SOURCE DATA =

--- START ---

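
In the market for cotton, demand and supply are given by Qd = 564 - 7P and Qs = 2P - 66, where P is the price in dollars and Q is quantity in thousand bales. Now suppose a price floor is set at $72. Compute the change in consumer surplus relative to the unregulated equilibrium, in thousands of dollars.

-134

Setting quantity demanded equal to quantity supplied, 564 - 7P = 2P - 66, gives P* = 70 and Q* = 74.
Since 72 > 70, the floor is binding.
At P = 72: Qd = 564 - 7·72 = 60 and Qs = 2·72 - 66 = 78.
Consumer surplus without the control is ½ · (564/7 - 70) · 74 = 2738/7.
With the floor, consumers buy 60 units at 72, so CS = ½ · (564/7 - 72) · 60 = 1800/7.
Change in consumer surplus = 1800/7 - 2738/7 = -134.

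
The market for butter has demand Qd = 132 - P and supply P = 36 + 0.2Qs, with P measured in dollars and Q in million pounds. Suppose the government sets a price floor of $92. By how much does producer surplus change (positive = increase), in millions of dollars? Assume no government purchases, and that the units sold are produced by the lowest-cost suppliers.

1440

Rearranging supply gives Qs = 5P - 180. Setting quantity demanded equal to quantity supplied, 132 - P = 5P - 180, gives P* = 52 and Q* = 80.
Because the floor (92) lies above the market-clearing price, it is binding.
At P = 92: Qd = 132 - 92 = 40 and Qs = 5·92 - 180 = 280.
Producer surplus without the control is ½ · (52 - 36) · 80 = 640.
With the floor, 40 units are sold at 92. The supply price at Q = 40 is 44, so PS = ½ · [(92 - 36) + (92 - 44)] · 40 = 2080.
Change in producer surplus = 2080 - 640 = 1440.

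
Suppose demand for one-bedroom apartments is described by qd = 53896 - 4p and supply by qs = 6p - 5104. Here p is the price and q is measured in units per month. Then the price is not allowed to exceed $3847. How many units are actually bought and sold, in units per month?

17978

Equilibrium: 53896 - 4p = 6p - 5104, so 59000 = 10p and p* = 5900, q* = 30296.
Since 3847 < 5900, the ceiling is binding.
At p = 3847: qd = 53896 - 4·3847 = 38508 and qs = 6·3847 - 5104 = 17978.
The quantity actually transacted is the short side, supply: 17978.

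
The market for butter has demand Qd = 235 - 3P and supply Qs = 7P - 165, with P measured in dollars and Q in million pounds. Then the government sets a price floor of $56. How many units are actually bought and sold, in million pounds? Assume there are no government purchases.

Without the control the market clears where 235 - 3P = 7P - 165, i.e. P* = 40 and Q* = 115.
Since 56 > 40, the floor is binding.
At P = 56: Qd = 235 - 3·56 = 67 and Qs = 7·56 - 165 = 227.
The quantity actually transacted is the short side, demand: 67.

67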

--- END ---

All of the material must be written out again exactly.

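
In the market for cotton, demand and supply are given by Qd = 564 - 7P and Qs = 2P - 66, where P is the price in dollars and Q is quantity in thousand bales. Now suppose a price floor is set at $72. Compute the change in consumer surplus relative to the unregulated equilibrium, in thousands of dollars.

-134

Setting quantity demanded equal to quantity supplied, 564 - 7P = 2P - 66, gives P* = 70 and Q* = 74.
Since 72 > 70, the floor is binding.
At P = 72: Qd = 564 - 7·72 = 60 and Qs = 2·72 - 66 = 78.
Consumer surplus without the control is ½ · (564/7 - 70) · 74 = 2738/7.
With the floor, consumers buy 60 units at 72, so CS = ½ · (564/7 - 72) · 60 = 1800/7.
Change in consumer surplus = 1800/7 - 2738/7 = -134.

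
The market for butter has demand Qd = 132 - P and supply P = 36 + 0.2Qs, with P measured in dollars and Q in million pounds. Suppose the government sets a price floor of $92. By how much does producer surplus change (positive = increase), in millions of dollars? Assume no government purchases, and that the units sold are produced by the lowest-cost suppliers.

1440

Rearranging supply gives Qs = 5P - 180. Setting quantity demanded equal to quantity supplied, 132 - P = 5P - 180, gives P* = 52 and Q* = 80.
Because the floor (92) lies above the market-clearing price, it is binding.
At P = 92: Qd = 132 - 92 = 40 and Qs = 5·92 - 180 = 280.
Producer surplus without the control is ½ · (52 - 36) · 80 = 640.
With the floor, 40 units are sold at 92. The supply price at Q = 40 is 44, so PS = ½ · [(92 - 36) + (92 - 44)] · 40 = 2080.
Change in producer surplus = 2080 - 640 = 1440.

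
Suppose demand for one-bedroom apartments is described by qd = 53896 - 4p and supply by qs = 6p - 5104. Here p is the price and q is measured in units per month. Then the price is not allowed to exceed $3847. How many units are actually bought and sold, in units per month?

17978

Equilibrium: 53896 - 4p = 6p - 5104, so 59000 = 10p and p* = 5900, q* = 30296.
Since 3847 < 5900, the ceiling is binding.
At p = 3847: qd = 53896 - 4·3847 = 38508 and qs = 6·3847 - 5104 = 17978.
The quantity actually transacted is the short side, supply: 17978.

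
The market for butter has demand Qd = 235 - 3P and supply Qs = 7P - 165, with P measured in dollars and Q in million pounds. Then the government sets a price floor of $56. How many units are actually bought and sold, in million pounds? Assume there are no government purchases.

Without the control the market clears where 235 - 3P = 7P - 165, i.e. P* = 40 and Q* = 115.
Since 56 > 40, the floor is binding.
At P = 56: Qd = 235 - 3·56 = 67 and Qs = 7·56 - 165 = 227.
The quantity actually transacted is the short side, demand: 67.

67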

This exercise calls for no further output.